__ABOUT THIS TASK__
Take the data below and copy exactly the lines starting at the one with "<S> → r <D> t t | <A> w | λ" and finishing at the one with "Initially the stack is $ <S>", both included.
[Opening GIVEN ENTRIES section]
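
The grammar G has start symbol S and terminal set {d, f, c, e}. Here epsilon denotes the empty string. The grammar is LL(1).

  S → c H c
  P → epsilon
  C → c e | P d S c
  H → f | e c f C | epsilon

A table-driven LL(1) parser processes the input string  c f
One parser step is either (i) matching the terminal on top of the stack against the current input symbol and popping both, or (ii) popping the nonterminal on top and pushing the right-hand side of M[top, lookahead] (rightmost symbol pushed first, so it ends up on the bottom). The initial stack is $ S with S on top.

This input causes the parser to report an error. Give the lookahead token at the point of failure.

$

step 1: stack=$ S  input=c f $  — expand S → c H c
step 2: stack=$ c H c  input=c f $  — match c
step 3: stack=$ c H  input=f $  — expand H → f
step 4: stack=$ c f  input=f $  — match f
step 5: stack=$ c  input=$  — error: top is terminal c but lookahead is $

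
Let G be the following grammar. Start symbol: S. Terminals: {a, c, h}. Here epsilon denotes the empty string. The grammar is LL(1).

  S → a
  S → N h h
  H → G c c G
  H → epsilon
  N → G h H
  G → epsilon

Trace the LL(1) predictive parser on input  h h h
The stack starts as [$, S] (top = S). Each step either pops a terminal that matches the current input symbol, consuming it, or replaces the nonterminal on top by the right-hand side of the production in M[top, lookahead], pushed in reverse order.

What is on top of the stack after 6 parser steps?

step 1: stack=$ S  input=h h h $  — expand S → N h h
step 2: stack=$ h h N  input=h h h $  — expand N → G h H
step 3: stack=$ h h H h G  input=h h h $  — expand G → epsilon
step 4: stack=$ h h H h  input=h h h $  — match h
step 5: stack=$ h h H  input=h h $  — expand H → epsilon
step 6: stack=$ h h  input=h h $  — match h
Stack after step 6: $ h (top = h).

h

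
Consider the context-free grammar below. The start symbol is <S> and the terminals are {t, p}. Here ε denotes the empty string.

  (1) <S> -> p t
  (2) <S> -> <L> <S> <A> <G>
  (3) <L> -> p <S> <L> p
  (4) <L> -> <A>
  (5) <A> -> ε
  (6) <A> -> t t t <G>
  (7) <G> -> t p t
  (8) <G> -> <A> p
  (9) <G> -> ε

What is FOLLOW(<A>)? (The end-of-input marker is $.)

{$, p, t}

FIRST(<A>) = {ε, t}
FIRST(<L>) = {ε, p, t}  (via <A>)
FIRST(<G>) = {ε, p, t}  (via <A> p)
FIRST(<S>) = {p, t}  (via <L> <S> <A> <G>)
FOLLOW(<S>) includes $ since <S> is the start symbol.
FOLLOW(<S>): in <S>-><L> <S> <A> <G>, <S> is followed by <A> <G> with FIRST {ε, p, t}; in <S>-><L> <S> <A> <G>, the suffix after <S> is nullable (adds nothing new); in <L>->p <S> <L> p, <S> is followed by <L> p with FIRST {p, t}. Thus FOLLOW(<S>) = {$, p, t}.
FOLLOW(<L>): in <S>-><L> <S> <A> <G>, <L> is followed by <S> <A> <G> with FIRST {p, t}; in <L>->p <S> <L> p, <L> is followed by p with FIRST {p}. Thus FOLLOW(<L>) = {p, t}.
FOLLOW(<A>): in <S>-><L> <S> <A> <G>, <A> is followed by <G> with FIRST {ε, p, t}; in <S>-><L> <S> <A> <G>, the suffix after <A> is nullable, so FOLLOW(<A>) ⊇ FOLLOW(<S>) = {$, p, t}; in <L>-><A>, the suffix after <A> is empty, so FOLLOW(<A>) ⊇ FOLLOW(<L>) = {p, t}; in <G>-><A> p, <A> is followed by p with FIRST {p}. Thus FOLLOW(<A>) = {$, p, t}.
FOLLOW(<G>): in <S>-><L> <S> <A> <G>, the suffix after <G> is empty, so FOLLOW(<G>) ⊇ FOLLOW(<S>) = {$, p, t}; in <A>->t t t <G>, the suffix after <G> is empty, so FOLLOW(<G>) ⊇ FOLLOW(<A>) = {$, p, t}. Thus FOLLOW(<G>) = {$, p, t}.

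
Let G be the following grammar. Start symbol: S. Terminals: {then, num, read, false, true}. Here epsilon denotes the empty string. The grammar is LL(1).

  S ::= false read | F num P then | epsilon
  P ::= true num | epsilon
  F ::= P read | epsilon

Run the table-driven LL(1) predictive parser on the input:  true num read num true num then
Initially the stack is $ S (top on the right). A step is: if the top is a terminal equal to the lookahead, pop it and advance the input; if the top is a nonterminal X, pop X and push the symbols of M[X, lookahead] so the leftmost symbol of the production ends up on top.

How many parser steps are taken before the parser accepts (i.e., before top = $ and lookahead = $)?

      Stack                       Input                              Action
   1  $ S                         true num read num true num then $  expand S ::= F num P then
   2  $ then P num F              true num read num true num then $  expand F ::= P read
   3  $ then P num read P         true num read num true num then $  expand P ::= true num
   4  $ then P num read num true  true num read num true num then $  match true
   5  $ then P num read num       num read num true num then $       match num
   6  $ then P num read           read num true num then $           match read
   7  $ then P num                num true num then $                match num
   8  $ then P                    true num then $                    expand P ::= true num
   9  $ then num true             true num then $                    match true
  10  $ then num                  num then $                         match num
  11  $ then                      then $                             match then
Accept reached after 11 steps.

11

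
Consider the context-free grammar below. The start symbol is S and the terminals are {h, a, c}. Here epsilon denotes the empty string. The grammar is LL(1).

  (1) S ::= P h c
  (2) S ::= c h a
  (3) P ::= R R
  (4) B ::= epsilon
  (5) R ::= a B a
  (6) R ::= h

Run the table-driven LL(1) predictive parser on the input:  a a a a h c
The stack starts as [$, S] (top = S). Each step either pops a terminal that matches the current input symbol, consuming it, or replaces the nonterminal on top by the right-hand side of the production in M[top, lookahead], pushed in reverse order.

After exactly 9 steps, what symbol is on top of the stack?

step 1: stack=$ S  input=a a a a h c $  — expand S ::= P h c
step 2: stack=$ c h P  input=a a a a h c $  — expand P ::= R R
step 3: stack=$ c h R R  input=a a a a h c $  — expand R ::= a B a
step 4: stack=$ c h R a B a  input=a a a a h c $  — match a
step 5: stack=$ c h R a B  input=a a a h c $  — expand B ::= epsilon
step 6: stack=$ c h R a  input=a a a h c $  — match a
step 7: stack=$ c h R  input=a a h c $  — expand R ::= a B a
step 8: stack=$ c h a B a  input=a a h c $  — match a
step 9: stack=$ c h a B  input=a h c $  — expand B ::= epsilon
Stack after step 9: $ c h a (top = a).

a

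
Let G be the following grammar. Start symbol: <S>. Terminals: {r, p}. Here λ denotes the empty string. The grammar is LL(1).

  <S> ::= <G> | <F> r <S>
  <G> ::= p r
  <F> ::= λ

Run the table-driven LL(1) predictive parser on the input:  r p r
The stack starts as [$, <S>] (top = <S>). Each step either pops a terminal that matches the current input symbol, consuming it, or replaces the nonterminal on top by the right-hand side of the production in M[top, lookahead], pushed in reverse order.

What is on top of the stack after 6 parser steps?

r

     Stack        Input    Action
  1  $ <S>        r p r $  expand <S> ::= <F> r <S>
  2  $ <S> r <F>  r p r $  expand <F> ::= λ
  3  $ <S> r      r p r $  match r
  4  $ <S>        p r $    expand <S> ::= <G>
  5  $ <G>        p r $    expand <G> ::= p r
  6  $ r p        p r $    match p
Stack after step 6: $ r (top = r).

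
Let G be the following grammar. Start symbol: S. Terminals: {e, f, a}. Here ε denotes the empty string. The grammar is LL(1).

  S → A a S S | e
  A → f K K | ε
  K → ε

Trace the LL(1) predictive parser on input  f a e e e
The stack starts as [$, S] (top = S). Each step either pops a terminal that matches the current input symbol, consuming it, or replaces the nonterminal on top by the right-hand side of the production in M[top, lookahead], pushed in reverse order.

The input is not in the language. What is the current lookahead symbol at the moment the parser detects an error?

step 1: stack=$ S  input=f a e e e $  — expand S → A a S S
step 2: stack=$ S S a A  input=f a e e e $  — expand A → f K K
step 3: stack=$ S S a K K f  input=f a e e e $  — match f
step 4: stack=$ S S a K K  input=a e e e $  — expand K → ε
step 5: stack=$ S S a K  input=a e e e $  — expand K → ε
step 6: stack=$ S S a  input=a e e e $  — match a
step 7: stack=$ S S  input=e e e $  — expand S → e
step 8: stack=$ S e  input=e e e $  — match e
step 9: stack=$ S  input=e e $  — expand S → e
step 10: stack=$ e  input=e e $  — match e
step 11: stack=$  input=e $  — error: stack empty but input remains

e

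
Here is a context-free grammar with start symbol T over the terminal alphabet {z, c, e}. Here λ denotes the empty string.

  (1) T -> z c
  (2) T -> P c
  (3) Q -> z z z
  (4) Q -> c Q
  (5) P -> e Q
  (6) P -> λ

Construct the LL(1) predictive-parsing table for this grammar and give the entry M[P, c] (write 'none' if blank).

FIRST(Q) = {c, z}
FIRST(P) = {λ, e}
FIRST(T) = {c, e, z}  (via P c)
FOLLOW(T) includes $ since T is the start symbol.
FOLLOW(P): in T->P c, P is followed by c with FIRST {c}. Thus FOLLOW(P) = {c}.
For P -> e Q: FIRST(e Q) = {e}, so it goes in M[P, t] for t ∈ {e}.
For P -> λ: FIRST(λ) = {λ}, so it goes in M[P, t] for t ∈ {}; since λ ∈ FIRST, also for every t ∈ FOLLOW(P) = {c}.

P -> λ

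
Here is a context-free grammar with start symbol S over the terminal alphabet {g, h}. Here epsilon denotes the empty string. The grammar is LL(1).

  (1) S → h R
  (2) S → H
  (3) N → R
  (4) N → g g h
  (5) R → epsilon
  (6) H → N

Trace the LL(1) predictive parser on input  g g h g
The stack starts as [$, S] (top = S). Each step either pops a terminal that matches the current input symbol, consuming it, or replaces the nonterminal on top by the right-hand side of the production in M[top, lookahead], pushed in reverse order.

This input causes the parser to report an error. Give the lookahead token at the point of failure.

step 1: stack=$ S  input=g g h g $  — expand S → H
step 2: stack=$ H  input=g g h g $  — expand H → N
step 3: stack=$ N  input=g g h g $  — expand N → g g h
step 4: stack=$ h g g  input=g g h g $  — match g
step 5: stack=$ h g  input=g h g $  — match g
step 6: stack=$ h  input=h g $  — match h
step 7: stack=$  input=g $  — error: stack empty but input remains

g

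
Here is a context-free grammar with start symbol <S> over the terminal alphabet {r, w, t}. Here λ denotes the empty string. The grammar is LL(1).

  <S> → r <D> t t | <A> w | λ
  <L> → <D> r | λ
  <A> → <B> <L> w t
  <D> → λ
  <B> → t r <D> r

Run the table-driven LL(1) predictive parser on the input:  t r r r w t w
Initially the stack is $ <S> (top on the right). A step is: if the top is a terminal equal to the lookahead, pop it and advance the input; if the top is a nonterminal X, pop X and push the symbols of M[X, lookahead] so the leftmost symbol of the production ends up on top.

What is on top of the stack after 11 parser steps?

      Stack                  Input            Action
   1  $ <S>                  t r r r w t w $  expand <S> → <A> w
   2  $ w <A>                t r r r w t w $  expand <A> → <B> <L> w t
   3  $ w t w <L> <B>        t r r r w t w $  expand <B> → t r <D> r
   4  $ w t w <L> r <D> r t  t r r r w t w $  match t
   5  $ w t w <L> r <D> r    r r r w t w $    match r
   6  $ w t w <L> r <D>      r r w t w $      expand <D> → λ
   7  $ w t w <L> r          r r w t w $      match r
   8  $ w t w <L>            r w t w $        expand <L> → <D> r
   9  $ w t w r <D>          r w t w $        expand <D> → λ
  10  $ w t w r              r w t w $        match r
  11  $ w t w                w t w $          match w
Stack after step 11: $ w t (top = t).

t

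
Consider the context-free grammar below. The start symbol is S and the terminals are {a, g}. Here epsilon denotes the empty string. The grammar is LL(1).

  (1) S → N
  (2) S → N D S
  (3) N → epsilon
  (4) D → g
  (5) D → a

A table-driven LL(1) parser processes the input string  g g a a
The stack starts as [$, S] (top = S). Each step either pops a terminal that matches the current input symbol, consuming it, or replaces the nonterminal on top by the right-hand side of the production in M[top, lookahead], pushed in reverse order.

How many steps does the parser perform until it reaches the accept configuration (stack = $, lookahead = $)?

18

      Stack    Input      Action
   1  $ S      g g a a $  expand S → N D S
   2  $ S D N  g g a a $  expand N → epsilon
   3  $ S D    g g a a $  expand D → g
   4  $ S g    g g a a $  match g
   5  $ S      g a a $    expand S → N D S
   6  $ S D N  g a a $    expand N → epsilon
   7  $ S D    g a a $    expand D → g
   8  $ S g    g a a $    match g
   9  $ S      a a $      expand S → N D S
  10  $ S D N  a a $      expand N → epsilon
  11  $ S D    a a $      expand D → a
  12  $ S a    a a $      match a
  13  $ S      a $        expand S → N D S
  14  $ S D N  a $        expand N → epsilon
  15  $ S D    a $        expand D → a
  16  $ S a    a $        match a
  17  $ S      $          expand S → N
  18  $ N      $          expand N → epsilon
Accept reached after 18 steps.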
[Closing GIVEN ENTRIES section]
__TASK RESPONSE__
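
  <S> → r <D> t t | <A> w | λ
  <L> → <D> r | λ
  <A> → <B> <L> w t
  <D> → λ
  <B> → t r <D> r

Run the table-driven LL(1) predictive parser on the input:  t r r r w t w
Initially the stack is $ <S> (top on the right). A step is: if the top is a terminal equal to the lookahead, pop it and advance the input; if the top is a nonterminal X, pop X and push the symbols of M[X, lookahead] so the leftmost symbol of the production ends up on top.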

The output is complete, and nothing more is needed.